> [Activity] Given the records below, set each one down again exactly as it reads.

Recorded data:
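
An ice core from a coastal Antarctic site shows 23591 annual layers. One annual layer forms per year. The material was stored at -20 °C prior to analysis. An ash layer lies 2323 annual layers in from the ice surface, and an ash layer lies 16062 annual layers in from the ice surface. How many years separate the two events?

The two markers are separated by 16062 − 2323 = 13739 annual layers.
One annual layer per year makes the interval 13739 years.

13739 years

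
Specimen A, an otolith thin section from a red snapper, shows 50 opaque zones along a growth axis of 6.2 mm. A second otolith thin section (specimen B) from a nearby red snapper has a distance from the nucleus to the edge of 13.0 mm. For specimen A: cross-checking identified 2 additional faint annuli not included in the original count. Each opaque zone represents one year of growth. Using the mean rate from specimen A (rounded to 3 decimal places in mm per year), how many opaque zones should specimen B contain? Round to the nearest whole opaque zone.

109 opaque zones

Specimen A: true opaque zone count = 50 + 2 = 52.
A: Mean rate = 6.2 mm / 52 years ≈ 0.119 mm/year.
Specimen B: 13.0 mm / 0.119 mm per year = 109.24 years ≈ 109 opaque zones.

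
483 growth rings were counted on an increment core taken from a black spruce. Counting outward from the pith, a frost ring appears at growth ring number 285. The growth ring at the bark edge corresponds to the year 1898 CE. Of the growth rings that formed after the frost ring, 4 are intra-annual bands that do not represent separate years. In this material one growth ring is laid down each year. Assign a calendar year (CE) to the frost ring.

1704 CE

483 − 285 = 198 growth rings lie beyond the frost ring toward the bark edge.
Excluding 4 false growth rings: 198 − 4 = 194.
1898 − 194 = 1704 CE.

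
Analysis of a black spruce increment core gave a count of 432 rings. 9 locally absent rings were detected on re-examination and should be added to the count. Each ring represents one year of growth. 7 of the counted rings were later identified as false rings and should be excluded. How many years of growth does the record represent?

434 yr

After corrections the count is 432 − 7 + 9 = 434 rings.
With a one-to-one ring periodicity this is 434 years.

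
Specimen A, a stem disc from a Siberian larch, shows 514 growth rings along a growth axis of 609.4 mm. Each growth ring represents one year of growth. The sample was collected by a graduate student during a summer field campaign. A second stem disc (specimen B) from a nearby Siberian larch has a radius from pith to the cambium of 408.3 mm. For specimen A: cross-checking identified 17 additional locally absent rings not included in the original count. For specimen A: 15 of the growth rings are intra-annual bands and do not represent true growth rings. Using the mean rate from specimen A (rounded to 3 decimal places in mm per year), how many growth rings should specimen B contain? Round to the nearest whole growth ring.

Specimen A: correcting the raw count gives 514 − 15 + 17 = 516 true growth rings.
A: 609.4 mm over 516 years gives 609.4 / 516 ≈ 1.181 mm/year.
For B, 408.3 / 1.181 = 345.72 years ≈ 346 growth rings.

346 growth rings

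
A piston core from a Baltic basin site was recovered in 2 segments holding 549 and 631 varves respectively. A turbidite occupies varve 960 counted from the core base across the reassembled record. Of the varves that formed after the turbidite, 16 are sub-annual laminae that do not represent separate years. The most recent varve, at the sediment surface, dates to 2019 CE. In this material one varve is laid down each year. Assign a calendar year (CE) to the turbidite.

1815 CE

Total varves = 549 + 631 = 1180.
The turbidite sits at varve 960 from the core base, so 1180 − 960 = 220 varves formed after it.
Removing the 16 false varves leaves 220 − 16 = 204 true varves beyond the turbidite.
The varve at the sediment surface is 2019 CE, so the turbidite dates to 2019 − 204 = 1815 CE.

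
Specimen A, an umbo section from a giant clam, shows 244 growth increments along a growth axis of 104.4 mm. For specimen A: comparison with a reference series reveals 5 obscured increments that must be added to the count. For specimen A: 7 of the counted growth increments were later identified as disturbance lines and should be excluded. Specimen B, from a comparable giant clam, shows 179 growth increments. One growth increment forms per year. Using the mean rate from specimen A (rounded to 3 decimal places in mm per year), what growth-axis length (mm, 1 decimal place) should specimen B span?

77.1 mm

Specimen A: after corrections the count is 244 − 7 + 5 = 242 growth increments.
A: Extension rate ≈ 104.4 / 242 = 0.431 mm/yr.
B's length ≈ 0.431 × 179 = 77.1 mm.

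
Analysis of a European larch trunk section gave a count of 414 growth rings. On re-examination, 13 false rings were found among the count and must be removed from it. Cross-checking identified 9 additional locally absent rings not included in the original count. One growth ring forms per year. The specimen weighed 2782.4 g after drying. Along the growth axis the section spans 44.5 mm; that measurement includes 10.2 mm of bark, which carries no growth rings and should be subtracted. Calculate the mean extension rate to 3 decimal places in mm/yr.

0.084 mm/yr

Adjusted count: 414 − 13 + 9 = 410 growth rings.
Net length = 44.5 − 10.2 = 34.3 mm.
Extension rate ≈ 34.3 / 410 = 0.084 mm/yr.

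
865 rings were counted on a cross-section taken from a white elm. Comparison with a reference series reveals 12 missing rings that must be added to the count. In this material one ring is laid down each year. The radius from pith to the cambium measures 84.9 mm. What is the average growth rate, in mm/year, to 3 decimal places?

True ring count = 865 + 12 = 877.
84.9 mm over 877 years gives 84.9 / 877 ≈ 0.097 mm/year.

0.097 mm/year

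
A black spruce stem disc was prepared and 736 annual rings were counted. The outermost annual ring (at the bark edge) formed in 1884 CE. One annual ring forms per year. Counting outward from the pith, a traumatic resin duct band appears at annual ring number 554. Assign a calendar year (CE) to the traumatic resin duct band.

1702 CE

Between annual ring 554 and the bark edge there are 736 − 554 = 182 annual rings.
1884 − 182 = 1702 CE.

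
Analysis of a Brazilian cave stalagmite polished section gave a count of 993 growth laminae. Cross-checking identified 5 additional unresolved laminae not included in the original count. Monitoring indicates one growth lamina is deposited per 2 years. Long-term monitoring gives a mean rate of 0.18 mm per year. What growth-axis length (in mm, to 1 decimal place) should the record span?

359.3 mm

True growth lamina count = 993 + 5 = 998.
Multiplying by 2 years per growth lamina: 998 × 2 = 1996 years.
1996 years at 0.18 mm/year gives 0.18 × 1996 = 359.3 mm.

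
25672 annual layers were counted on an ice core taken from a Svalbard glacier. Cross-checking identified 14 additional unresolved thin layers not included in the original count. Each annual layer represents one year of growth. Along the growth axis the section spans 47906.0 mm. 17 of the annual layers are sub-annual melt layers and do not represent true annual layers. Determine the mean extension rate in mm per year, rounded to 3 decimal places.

1.866 mm per year

Adjusted count: 25672 − 17 + 14 = 25669 annual layers.
47906.0 mm over 25669 years gives 47906.0 / 25669 ≈ 1.866 mm per year.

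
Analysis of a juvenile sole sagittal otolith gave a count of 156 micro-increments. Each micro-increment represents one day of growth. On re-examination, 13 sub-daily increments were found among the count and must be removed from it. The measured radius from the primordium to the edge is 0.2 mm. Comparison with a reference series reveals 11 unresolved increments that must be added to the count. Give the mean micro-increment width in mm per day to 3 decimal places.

Adjusted count: 156 − 13 + 11 = 154 micro-increments.
Extension rate ≈ 0.2 / 154 = 0.001 mm per day.

0.001 mm per day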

> [Task output]
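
An ice core from a coastal Antarctic site shows 23591 annual layers. One annual layer forms per year. The material was stored at -20 °C prior to analysis. An ash layer lies 2323 annual layers in from the ice surface, and an ash layer lies 16062 annual layers in from the ice surface. How many years separate the two events?

The two markers are separated by 16062 − 2323 = 13739 annual layers.
One annual layer per year makes the interval 13739 years.

13739 years

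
Specimen A, an otolith thin section from a red snapper, shows 50 opaque zones along a growth axis of 6.2 mm. A second otolith thin section (specimen B) from a nearby red snapper has a distance from the nucleus to the edge of 13.0 mm. For specimen A: cross-checking identified 2 additional faint annuli not included in the original count. Each opaque zone represents one year of growth. Using the mean rate from specimen A (rounded to 3 decimal places in mm per year), how many opaque zones should specimen B contain? Round to the nearest whole opaque zone.

109 opaque zones

Specimen A: true opaque zone count = 50 + 2 = 52.
A: Mean rate = 6.2 mm / 52 years ≈ 0.119 mm/year.
Specimen B: 13.0 mm / 0.119 mm per year = 109.24 years ≈ 109 opaque zones.

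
483 growth rings were counted on an increment core taken from a black spruce. Counting outward from the pith, a frost ring appears at growth ring number 285. The growth ring at the bark edge corresponds to the year 1898 CE. Of the growth rings that formed after the frost ring, 4 are intra-annual bands that do not represent separate years. In this material one growth ring is laid down each year. Assign a calendar year (CE) to the frost ring.

1704 CE

483 − 285 = 198 growth rings lie beyond the frost ring toward the bark edge.
Excluding 4 false growth rings: 198 − 4 = 194.
1898 − 194 = 1704 CE.

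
Analysis of a black spruce increment core gave a count of 432 rings. 9 locally absent rings were detected on re-examination and should be added to the count. Each ring represents one year of growth. 7 of the counted rings were later identified as false rings and should be excluded. How many years of growth does the record represent?

434 yr

After corrections the count is 432 − 7 + 9 = 434 rings.
With a one-to-one ring periodicity this is 434 years.

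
Specimen A, a stem disc from a Siberian larch, shows 514 growth rings along a growth axis of 609.4 mm. Each growth ring represents one year of growth. The sample was collected by a graduate student during a summer field campaign. A second stem disc (specimen B) from a nearby Siberian larch has a radius from pith to the cambium of 408.3 mm. For specimen A: cross-checking identified 17 additional locally absent rings not included in the original count. For specimen A: 15 of the growth rings are intra-annual bands and do not represent true growth rings. Using the mean rate from specimen A (rounded to 3 decimal places in mm per year), how many growth rings should specimen B contain? Round to the nearest whole growth ring.

Specimen A: correcting the raw count gives 514 − 15 + 17 = 516 true growth rings.
A: 609.4 mm over 516 years gives 609.4 / 516 ≈ 1.181 mm/year.
For B, 408.3 / 1.181 = 345.72 years ≈ 346 growth rings.

346 growth rings

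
A piston core from a Baltic basin site was recovered in 2 segments holding 549 and 631 varves respectively. A turbidite occupies varve 960 counted from the core base across the reassembled record. Of the varves that formed after the turbidite, 16 are sub-annual laminae that do not represent separate years. The most recent varve, at the sediment surface, dates to 2019 CE. In this material one varve is laid down each year. Assign a calendar year (CE) to the turbidite.

1815 CE

Total varves = 549 + 631 = 1180.
The turbidite sits at varve 960 from the core base, so 1180 − 960 = 220 varves formed after it.
Removing the 16 false varves leaves 220 − 16 = 204 true varves beyond the turbidite.
The varve at the sediment surface is 2019 CE, so the turbidite dates to 2019 − 204 = 1815 CE.

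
Specimen A, an umbo section from a giant clam, shows 244 growth increments along a growth axis of 104.4 mm. For specimen A: comparison with a reference series reveals 5 obscured increments that must be added to the count. For specimen A: 7 of the counted growth increments were later identified as disturbance lines and should be excluded. Specimen B, from a comparable giant clam, shows 179 growth increments. One growth increment forms per year. Using the mean rate from specimen A (rounded to 3 decimal places in mm per year), what growth-axis length (mm, 1 decimal place) should specimen B span?

77.1 mm

Specimen A: after corrections the count is 244 − 7 + 5 = 242 growth increments.
A: Extension rate ≈ 104.4 / 242 = 0.431 mm/yr.
B's length ≈ 0.431 × 179 = 77.1 mm.

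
Analysis of a European larch trunk section gave a count of 414 growth rings. On re-examination, 13 false rings were found among the count and must be removed from it. Cross-checking identified 9 additional locally absent rings not included in the original count. One growth ring forms per year. The specimen weighed 2782.4 g after drying. Along the growth axis the section spans 44.5 mm; that measurement includes 10.2 mm of bark, which carries no growth rings and should be subtracted. Calculate the mean extension rate to 3 decimal places in mm/yr.

0.084 mm/yr

Adjusted count: 414 − 13 + 9 = 410 growth rings.
Net length = 44.5 − 10.2 = 34.3 mm.
Extension rate ≈ 34.3 / 410 = 0.084 mm/yr.

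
865 rings were counted on a cross-section taken from a white elm. Comparison with a reference series reveals 12 missing rings that must be added to the count. In this material one ring is laid down each year. The radius from pith to the cambium measures 84.9 mm. What is the average growth rate, in mm/year, to 3 decimal places?

True ring count = 865 + 12 = 877.
84.9 mm over 877 years gives 84.9 / 877 ≈ 0.097 mm/year.

0.097 mm/year

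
A black spruce stem disc was prepared and 736 annual rings were counted. The outermost annual ring (at the bark edge) formed in 1884 CE. One annual ring forms per year. Counting outward from the pith, a traumatic resin duct band appears at annual ring number 554. Assign a calendar year (CE) to the traumatic resin duct band.

1702 CE

Between annual ring 554 and the bark edge there are 736 − 554 = 182 annual rings.
1884 − 182 = 1702 CE.

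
Analysis of a Brazilian cave stalagmite polished section gave a count of 993 growth laminae. Cross-checking identified 5 additional unresolved laminae not included in the original count. Monitoring indicates one growth lamina is deposited per 2 years. Long-term monitoring gives a mean rate of 0.18 mm per year. What growth-axis length (in mm, to 1 decimal place) should the record span?

359.3 mm

True growth lamina count = 993 + 5 = 998.
Multiplying by 2 years per growth lamina: 998 × 2 = 1996 years.
1996 years at 0.18 mm/year gives 0.18 × 1996 = 359.3 mm.

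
25672 annual layers were counted on an ice core taken from a Svalbard glacier. Cross-checking identified 14 additional unresolved thin layers not included in the original count. Each annual layer represents one year of growth. Along the growth axis the section spans 47906.0 mm. 17 of the annual layers are sub-annual melt layers and do not represent true annual layers. Determine the mean extension rate in mm per year, rounded to 3 decimal places.

1.866 mm per year

Adjusted count: 25672 − 17 + 14 = 25669 annual layers.
47906.0 mm over 25669 years gives 47906.0 / 25669 ≈ 1.866 mm per year.

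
Analysis of a juvenile sole sagittal otolith gave a count of 156 micro-increments. Each micro-increment represents one day of growth. On re-examination, 13 sub-daily increments were found among the count and must be removed from it. The measured radius from the primordium to the edge is 0.2 mm. Comparison with a reference series reveals 11 unresolved increments that must be added to the count. Give the mean micro-increment width in mm per day to 3 decimal places.

Adjusted count: 156 − 13 + 11 = 154 micro-increments.
Extension rate ≈ 0.2 / 154 = 0.001 mm per day.

0.001 mm per day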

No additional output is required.